[Extracted entries Boundary: Start]

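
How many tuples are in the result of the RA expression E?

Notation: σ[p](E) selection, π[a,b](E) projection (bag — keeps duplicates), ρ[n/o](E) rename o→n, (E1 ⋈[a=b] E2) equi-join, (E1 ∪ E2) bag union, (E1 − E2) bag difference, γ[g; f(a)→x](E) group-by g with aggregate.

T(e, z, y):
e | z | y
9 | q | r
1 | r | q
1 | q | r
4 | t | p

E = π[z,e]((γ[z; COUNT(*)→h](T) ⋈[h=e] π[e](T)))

Row counts bottom-up:
  T → 4
  γ[z; COUNT(*)→h](T) → 3
  T → 4
  π[e](T) → 4
  (γ[z; COUNT(*)→h](T) ⋈[h=e] π[e](T)) → 4
  π[z,e]((γ[z; COUNT(*)→h](T) ⋈[h=e] π[e](T))) → 4

|E| = 4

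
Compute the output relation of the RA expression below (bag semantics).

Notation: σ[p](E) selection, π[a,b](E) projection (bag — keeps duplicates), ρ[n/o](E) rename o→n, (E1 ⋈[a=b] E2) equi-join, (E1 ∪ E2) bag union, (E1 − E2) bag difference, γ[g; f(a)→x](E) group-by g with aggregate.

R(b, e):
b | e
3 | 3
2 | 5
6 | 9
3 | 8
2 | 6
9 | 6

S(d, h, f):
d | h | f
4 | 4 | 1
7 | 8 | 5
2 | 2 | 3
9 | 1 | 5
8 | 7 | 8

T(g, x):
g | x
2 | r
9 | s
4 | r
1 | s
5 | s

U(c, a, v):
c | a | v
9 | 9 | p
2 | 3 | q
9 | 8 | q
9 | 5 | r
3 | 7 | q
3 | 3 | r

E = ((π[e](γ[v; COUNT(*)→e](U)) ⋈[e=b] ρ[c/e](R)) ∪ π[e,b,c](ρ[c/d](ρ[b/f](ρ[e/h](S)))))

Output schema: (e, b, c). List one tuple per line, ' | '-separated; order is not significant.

Per-node cardinality:
  U → 6
  γ[v; COUNT(*)→e](U) → 3
  π[e](γ[v; COUNT(*)→e](U)) → 3
  R → 6
  ρ[c/e](R) → 6
  (π[e](γ[v; COUNT(*)→e](U)) ⋈[e=b] ρ[c/e](R)) → 4
  S → 5
  ρ[e/h](S) → 5
  ρ[b/f](ρ[e/h](S)) → 5
  ρ[c/d](ρ[b/f](ρ[e/h](S))) → 5
  π[e,b,c](ρ[c/d](ρ[b/f](ρ[e/h](S)))) → 5
  ((π[e](γ[v; COUNT(*)→e](U)) ⋈[e=b] ρ[c/e](R)) ∪ π[e,b,c](ρ[c/d](ρ[b/f](ρ[e/h](S))))) → 9

== RESULT ==
e | b | c
1 | 5 | 9
2 | 2 | 5
2 | 2 | 6
2 | 3 | 2
3 | 3 | 3
3 | 3 | 8
4 | 1 | 4
7 | 8 | 8
8 | 5 | 7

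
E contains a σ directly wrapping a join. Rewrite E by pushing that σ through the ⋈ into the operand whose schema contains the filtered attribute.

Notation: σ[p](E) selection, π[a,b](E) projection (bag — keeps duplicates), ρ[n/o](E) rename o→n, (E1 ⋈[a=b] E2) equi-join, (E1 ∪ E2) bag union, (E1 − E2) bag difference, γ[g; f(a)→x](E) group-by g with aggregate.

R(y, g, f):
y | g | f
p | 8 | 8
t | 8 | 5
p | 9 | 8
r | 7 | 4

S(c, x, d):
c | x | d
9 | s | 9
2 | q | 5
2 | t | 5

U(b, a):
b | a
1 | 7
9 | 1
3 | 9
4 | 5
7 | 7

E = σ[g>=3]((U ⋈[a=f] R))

σ filters on g, owned by the right side.
E' = (U ⋈[a=f] σ[g>=3](R))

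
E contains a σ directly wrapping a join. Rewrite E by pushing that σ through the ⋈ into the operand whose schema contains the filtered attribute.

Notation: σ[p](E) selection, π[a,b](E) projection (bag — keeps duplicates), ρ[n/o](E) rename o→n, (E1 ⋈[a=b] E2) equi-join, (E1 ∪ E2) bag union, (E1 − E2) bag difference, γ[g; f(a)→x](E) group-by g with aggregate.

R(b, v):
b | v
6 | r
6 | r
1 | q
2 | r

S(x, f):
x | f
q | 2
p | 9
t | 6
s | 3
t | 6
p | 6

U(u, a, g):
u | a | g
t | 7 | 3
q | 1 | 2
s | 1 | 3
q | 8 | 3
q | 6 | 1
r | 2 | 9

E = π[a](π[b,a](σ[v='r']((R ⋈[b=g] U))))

σ filters on v, owned by the left side.
E' = π[a](π[b,a]((σ[v='r'](R) ⋈[b=g] U)))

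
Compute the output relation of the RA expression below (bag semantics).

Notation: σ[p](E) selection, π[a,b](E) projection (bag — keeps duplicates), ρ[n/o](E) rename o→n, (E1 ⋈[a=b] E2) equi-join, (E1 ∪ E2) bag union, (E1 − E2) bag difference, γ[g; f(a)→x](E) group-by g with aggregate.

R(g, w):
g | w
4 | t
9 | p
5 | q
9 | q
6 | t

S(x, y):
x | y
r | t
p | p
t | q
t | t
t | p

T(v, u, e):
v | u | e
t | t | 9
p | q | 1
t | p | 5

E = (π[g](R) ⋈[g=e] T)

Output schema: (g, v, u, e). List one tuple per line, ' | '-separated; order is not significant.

Row counts bottom-up:
  R → 5
  π[g](R) → 5
  T → 3
  (π[g](R) ⋈[g=e] T) → 3

== RESULT ==
g | v | u | e
5 | t | p | 5
9 | t | t | 9
9 | t | t | 9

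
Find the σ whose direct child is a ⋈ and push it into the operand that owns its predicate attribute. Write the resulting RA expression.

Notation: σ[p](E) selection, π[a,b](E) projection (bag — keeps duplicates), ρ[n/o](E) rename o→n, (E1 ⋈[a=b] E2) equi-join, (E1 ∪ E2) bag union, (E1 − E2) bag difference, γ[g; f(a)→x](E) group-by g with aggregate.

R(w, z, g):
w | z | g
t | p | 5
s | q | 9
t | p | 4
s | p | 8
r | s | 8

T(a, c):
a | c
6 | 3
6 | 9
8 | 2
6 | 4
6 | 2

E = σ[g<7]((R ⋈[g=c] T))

σ filters on g, owned by the left side.
E' = (σ[g<7](R) ⋈[g=c] T)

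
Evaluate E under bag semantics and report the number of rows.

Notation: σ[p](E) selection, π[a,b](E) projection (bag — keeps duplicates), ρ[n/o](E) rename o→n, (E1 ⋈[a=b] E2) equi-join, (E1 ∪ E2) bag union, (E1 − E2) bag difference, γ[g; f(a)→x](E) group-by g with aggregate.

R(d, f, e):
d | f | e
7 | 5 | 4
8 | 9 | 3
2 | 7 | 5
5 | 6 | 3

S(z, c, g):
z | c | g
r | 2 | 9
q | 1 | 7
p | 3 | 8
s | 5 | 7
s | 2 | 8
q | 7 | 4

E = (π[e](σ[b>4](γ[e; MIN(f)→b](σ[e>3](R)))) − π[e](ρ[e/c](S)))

Subexpression sizes:
  R → 4
  σ[e>3](R) → 2
  γ[e; MIN(f)→b](σ[e>3](R)) → 2
  σ[b>4](γ[e; MIN(f)→b](σ[e>3](R))) → 2
  π[e](σ[b>4](γ[e; MIN(f)→b](σ[e>3](R)))) → 2
  S → 6
  ρ[e/c](S) → 6
  π[e](ρ[e/c](S)) → 6
  (π[e](σ[b>4](γ[e; MIN(f)→b](σ[e>3](R)))) − π[e](ρ[e/c](S))) → 1

|E| = 1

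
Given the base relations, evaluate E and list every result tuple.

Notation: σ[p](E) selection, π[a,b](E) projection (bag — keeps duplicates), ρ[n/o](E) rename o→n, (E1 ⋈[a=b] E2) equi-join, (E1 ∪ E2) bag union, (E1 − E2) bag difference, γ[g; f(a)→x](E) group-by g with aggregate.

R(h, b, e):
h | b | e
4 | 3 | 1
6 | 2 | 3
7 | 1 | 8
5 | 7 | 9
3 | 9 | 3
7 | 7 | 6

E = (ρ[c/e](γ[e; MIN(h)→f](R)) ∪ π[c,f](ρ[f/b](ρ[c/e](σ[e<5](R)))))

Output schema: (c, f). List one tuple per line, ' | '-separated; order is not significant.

Row counts bottom-up:
  R → 6
  γ[e; MIN(h)→f](R) → 5
  ρ[c/e](γ[e; MIN(h)→f](R)) → 5
  R → 6
  σ[e<5](R) → 3
  ρ[c/e](σ[e<5](R)) → 3
  ρ[f/b](ρ[c/e](σ[e<5](R))) → 3
  π[c,f](ρ[f/b](ρ[c/e](σ[e<5](R)))) → 3
  (ρ[c/e](γ[e; MIN(h)→f](R)) ∪ π[c,f](ρ[f/b](ρ[c/e](σ[e<5](R))))) → 8

== RESULT ==
c | f
1 | 3
1 | 4
3 | 2
3 | 3
3 | 9
6 | 7
8 | 7
9 | 5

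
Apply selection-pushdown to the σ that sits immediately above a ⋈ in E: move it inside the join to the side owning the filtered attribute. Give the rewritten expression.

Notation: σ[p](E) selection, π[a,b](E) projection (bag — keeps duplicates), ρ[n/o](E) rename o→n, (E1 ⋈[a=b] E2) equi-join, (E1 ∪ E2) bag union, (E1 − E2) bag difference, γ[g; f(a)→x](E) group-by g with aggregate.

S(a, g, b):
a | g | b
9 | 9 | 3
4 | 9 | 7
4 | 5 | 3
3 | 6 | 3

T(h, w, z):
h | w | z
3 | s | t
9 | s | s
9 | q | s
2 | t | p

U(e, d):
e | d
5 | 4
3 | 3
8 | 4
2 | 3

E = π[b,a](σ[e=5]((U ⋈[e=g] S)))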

[Extracted entries Boundary: End]

[Task to complete] Check each line above for the string "attribute" and show the ones that have it.

[Task answer]
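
E contains a σ directly wrapping a join. Rewrite E by pushing that σ through the ⋈ into the operand whose schema contains the filtered attribute.
E contains a σ directly wrapping a join. Rewrite E by pushing that σ through the ⋈ into the operand whose schema contains the filtered attribute.
Find the σ whose direct child is a ⋈ and push it into the operand that owns its predicate attribute. Write the resulting RA expression.
Apply selection-pushdown to the σ that sits immediately above a ⋈ in E: move it inside the join to the side owning the filtered attribute. Give the rewritten expression.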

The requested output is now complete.